**Exercise prompt:**
Return the following from the records below: each line, word for word, starting with the line that contains "Every row, column and 3×3 block" and going on through the line that contains "6 0 0 0 0 0 0 0 9", with nothing outside that range.
* * *
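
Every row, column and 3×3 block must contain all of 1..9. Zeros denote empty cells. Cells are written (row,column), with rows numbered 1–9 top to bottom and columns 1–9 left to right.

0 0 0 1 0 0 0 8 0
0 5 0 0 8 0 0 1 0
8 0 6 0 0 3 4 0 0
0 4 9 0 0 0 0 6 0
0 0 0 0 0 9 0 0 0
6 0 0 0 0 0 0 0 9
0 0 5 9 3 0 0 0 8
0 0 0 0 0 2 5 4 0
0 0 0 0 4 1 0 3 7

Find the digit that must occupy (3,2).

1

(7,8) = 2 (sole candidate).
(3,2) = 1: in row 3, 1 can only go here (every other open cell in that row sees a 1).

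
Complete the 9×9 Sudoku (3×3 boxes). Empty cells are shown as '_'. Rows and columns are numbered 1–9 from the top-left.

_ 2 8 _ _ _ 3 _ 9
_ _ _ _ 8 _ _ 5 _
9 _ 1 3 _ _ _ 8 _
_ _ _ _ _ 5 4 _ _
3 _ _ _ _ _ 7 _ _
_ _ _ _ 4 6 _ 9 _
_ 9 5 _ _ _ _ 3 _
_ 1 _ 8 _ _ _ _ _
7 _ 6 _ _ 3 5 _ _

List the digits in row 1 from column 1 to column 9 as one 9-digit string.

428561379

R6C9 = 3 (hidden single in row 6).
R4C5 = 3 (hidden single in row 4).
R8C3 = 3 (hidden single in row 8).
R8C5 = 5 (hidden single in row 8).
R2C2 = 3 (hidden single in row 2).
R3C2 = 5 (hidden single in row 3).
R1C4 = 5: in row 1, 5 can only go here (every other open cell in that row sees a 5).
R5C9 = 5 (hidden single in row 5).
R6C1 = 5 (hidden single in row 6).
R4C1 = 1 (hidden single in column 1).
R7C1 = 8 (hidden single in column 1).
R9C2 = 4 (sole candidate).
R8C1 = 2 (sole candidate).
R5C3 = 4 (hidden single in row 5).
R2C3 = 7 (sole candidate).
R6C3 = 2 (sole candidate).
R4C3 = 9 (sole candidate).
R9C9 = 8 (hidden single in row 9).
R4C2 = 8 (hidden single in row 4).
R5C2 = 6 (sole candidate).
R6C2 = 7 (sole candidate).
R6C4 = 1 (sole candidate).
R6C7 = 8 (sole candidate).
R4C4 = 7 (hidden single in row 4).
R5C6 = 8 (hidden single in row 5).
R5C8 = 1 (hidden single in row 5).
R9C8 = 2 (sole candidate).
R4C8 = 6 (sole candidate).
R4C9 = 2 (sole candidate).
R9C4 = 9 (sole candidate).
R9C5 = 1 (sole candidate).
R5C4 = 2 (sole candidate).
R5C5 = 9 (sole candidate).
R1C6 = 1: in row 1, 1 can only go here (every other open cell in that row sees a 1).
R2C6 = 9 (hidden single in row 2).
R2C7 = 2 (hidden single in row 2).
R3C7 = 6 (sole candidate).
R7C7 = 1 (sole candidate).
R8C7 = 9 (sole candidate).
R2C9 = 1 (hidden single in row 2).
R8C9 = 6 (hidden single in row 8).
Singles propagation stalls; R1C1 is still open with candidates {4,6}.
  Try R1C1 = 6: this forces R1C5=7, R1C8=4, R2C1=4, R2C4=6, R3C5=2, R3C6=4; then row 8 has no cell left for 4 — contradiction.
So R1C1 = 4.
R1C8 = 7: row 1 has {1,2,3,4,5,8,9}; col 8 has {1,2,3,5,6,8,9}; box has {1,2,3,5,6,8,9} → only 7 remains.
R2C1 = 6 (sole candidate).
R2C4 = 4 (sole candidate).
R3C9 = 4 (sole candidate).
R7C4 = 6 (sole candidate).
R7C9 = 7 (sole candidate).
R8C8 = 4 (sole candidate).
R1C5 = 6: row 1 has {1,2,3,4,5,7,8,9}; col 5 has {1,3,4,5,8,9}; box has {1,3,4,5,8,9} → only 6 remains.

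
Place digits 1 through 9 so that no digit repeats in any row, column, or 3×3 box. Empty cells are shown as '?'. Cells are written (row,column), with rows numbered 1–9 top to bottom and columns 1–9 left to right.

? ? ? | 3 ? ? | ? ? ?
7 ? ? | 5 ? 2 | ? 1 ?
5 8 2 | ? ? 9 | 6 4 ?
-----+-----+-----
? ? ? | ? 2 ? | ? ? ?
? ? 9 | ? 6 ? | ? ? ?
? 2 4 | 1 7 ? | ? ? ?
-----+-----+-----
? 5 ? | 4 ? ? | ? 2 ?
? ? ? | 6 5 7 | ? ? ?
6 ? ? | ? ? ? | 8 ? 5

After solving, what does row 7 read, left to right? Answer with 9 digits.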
* * *
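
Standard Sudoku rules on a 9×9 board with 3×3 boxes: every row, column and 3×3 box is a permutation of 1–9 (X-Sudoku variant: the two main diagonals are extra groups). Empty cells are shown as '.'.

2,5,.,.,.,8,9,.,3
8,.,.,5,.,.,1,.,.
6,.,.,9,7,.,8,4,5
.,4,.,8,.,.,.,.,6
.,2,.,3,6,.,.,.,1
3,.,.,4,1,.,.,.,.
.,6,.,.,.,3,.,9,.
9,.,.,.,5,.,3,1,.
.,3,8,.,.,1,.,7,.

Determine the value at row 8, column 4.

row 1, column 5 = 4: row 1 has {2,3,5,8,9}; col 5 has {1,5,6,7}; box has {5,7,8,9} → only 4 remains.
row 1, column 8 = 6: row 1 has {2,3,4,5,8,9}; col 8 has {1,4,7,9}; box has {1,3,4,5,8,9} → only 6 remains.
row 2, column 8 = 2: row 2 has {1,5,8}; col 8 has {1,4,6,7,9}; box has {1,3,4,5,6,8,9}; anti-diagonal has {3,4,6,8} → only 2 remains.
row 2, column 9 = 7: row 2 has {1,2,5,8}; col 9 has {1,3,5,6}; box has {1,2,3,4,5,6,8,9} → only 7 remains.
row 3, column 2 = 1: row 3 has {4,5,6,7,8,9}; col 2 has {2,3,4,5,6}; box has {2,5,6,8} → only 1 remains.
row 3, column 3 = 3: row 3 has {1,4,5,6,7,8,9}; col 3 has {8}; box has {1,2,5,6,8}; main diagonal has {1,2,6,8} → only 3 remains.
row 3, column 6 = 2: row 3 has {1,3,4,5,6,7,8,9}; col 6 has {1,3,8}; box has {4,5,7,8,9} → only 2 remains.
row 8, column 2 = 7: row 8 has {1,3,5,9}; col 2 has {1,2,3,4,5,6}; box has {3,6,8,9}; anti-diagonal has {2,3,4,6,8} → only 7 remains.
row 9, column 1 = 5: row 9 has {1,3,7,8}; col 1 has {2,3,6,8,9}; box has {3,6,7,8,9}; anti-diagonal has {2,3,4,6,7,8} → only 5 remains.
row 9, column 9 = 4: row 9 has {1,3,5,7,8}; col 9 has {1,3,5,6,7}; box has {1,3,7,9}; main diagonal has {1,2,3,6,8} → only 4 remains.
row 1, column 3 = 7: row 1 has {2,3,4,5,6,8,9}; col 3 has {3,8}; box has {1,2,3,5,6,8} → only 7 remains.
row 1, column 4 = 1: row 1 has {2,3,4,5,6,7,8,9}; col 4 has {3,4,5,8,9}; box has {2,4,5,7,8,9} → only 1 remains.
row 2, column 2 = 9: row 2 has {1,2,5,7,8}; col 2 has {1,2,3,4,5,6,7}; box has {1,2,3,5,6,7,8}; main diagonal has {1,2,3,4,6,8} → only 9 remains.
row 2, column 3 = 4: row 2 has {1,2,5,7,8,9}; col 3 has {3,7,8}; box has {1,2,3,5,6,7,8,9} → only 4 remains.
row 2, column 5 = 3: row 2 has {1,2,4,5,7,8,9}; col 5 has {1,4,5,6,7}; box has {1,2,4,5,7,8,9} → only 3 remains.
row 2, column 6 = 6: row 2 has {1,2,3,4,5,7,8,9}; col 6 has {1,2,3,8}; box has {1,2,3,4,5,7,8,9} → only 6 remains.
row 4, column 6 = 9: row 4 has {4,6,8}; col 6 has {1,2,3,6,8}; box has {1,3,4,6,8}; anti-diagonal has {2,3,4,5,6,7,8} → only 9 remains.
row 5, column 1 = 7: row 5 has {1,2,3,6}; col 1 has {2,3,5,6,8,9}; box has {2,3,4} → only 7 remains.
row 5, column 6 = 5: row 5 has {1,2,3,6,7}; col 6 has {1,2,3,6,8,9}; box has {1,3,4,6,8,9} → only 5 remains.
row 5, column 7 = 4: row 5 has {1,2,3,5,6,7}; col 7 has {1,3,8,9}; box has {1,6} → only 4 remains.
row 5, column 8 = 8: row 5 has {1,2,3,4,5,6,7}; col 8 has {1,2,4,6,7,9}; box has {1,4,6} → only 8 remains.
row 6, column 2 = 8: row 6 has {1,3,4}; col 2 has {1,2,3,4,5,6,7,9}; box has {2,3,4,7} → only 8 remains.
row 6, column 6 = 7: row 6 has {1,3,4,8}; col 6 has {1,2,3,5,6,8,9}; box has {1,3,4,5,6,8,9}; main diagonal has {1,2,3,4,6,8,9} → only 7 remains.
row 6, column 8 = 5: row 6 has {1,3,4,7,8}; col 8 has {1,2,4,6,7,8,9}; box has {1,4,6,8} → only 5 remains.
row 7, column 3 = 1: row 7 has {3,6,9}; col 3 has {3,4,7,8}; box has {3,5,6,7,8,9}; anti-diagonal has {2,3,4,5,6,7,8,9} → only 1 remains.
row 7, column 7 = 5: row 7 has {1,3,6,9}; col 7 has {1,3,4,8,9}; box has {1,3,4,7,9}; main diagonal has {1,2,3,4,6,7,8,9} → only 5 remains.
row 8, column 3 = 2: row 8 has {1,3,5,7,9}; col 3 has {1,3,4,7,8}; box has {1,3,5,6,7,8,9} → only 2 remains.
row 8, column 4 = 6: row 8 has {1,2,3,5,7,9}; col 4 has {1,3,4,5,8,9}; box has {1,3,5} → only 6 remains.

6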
* * *
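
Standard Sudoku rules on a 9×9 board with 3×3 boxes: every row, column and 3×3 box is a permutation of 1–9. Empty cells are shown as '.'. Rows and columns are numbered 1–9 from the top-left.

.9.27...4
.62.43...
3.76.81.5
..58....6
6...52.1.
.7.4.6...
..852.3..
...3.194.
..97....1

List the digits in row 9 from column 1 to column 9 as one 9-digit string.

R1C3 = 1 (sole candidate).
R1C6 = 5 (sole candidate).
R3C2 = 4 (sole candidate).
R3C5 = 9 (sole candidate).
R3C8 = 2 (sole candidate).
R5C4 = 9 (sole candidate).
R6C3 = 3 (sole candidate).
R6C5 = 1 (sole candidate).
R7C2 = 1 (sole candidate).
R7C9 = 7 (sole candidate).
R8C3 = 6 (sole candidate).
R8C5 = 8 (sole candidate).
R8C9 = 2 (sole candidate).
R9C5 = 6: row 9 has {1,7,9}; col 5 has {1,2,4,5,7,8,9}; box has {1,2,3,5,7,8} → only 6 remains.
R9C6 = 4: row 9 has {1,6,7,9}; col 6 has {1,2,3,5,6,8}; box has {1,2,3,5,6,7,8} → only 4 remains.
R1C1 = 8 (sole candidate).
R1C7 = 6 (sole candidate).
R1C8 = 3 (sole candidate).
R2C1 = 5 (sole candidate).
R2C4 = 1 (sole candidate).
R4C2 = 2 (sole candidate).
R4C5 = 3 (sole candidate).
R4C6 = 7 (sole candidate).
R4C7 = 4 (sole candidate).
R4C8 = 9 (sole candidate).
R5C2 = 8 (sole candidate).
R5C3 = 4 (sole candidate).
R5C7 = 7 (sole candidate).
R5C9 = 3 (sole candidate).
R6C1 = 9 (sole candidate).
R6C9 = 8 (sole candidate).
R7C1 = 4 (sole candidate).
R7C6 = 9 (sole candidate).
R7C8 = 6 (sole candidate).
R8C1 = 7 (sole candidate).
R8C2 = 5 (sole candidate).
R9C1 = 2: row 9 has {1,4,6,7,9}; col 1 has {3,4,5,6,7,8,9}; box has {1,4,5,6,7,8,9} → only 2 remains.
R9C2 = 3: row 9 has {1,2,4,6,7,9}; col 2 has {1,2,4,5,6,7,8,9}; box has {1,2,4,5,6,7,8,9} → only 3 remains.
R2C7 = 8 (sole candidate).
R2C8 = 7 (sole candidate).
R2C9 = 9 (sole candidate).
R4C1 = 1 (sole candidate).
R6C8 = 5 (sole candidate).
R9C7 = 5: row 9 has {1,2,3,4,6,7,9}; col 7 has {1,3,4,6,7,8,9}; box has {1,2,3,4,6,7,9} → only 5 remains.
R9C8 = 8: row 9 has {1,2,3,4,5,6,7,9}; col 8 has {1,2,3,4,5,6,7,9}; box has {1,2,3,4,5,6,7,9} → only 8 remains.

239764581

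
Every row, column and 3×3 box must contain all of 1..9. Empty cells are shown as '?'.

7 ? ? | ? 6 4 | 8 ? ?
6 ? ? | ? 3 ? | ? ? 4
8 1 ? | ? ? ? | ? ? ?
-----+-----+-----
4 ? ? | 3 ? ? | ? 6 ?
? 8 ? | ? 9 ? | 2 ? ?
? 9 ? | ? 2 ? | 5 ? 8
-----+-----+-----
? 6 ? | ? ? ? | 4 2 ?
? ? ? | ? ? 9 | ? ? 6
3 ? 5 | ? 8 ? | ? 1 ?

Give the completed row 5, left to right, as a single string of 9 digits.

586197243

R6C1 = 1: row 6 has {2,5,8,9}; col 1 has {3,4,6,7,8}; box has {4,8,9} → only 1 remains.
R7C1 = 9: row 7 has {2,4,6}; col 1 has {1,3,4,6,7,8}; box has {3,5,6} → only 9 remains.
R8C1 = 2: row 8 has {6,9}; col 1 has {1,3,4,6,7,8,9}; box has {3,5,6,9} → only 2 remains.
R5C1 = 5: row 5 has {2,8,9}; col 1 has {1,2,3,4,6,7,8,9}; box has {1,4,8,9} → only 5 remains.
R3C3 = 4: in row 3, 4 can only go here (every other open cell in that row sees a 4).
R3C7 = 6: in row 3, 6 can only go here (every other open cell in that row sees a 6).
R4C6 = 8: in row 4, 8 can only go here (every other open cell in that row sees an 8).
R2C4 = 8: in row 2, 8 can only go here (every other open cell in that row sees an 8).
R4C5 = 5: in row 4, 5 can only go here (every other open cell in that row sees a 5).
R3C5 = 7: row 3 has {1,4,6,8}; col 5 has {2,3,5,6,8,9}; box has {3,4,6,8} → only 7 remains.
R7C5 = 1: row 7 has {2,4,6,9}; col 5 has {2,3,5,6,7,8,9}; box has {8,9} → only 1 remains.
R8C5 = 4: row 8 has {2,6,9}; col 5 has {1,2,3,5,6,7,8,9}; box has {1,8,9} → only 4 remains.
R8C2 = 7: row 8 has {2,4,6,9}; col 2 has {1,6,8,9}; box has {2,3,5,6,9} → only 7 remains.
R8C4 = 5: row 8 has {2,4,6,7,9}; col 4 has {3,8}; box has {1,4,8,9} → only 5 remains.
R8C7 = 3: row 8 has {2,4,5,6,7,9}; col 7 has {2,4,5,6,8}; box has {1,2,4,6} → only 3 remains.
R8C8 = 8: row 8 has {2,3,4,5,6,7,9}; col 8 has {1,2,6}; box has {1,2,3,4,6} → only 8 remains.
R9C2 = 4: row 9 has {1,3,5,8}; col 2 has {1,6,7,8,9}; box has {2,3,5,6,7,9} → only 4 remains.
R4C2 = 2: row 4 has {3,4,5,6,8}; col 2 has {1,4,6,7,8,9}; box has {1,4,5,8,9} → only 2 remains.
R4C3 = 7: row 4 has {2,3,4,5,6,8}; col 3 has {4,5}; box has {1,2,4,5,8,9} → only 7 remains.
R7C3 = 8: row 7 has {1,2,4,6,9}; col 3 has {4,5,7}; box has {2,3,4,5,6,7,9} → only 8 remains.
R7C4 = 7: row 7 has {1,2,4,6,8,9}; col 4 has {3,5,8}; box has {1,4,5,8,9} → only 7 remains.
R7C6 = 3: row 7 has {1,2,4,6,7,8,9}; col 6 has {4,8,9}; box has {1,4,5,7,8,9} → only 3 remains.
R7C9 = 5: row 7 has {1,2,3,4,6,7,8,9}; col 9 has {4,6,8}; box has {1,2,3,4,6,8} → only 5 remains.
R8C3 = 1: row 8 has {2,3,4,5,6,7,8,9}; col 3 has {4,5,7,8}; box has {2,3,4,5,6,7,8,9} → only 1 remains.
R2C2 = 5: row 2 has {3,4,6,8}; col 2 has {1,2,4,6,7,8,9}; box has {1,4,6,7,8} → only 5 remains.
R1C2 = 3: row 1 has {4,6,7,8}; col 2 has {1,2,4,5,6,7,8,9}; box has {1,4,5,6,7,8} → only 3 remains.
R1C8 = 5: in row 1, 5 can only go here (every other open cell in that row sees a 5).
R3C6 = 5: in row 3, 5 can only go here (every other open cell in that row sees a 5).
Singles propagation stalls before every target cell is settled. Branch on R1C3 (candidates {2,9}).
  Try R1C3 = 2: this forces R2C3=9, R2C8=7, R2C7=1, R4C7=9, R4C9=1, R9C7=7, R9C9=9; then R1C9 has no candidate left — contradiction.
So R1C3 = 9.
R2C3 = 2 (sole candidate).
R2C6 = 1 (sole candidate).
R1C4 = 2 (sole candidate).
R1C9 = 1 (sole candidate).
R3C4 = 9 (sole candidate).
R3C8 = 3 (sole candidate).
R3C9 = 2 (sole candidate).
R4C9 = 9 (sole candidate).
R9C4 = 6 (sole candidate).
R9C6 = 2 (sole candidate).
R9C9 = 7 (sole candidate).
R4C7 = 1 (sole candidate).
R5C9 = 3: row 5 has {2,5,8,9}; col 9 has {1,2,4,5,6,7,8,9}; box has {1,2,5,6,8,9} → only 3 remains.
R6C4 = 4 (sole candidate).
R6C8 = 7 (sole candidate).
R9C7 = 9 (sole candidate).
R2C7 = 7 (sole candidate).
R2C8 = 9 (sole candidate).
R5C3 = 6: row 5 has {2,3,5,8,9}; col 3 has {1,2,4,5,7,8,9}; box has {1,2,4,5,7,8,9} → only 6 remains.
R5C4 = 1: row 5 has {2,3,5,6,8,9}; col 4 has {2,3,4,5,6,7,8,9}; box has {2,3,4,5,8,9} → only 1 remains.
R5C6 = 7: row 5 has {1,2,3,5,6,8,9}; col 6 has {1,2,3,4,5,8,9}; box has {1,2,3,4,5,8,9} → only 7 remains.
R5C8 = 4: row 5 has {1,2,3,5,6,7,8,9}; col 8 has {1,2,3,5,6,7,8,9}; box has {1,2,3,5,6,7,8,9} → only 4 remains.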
* * *
**Task solution:**
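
Every row, column and 3×3 block must contain all of 1..9. Zeros denote empty cells. Cells are written (row,column), with rows numbered 1–9 top to bottom and columns 1–9 left to right.

0 0 0 1 0 0 0 8 0
0 5 0 0 8 0 0 1 0
8 0 6 0 0 3 4 0 0
0 4 9 0 0 0 0 6 0
0 0 0 0 0 9 0 0 0
6 0 0 0 0 0 0 0 9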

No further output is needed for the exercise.